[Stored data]
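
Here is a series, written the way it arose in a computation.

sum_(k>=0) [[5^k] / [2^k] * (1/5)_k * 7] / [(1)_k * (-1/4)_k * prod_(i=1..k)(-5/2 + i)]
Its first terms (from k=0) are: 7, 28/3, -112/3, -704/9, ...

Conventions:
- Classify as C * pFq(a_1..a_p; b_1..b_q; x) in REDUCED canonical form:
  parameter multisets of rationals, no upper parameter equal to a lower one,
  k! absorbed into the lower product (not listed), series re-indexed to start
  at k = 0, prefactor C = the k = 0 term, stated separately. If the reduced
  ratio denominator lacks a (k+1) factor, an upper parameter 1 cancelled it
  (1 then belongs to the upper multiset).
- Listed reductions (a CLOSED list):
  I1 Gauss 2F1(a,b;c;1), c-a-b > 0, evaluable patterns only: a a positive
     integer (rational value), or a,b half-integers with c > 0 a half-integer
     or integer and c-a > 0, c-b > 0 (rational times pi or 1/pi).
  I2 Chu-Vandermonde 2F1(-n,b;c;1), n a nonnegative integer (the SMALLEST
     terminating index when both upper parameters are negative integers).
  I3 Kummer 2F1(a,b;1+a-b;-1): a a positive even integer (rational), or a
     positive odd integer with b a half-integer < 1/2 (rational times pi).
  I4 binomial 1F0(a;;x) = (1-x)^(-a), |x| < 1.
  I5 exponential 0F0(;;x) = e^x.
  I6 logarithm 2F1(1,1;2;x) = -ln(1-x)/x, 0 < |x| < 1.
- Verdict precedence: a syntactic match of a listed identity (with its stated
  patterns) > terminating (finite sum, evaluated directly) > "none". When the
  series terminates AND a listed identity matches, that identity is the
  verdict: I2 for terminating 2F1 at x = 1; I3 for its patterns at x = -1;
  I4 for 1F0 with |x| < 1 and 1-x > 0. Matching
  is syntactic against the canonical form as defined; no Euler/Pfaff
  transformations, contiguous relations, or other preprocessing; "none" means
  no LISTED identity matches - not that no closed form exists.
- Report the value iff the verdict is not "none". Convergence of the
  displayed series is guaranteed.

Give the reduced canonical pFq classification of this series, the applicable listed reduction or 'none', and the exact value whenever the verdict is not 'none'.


The series (x = 5/2) is 1F2: upper {1/5}, lower {-3/2, -1/4}, prefactor 7. Verdict: none. A 1F2 with upper {1/5} fits none of I1-I6 at x = 5/2; the sum runs forever.

First insight: with t_0 = 7, the two k-th powers (C = 7, x = 5/2) combine into one argument.
Ratio: r(k) = (5/2) * (k+1/5) / [(k-3/2) (k-1/4) (k+1)] - poly over poly, x = (5/2) from leading terms; C = 7 at k = 0.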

PROBLEM TO SOLVE - Across all the entries, count the lines that contain "identity", and state nothing but the total.

YOUR RESPONSE - 3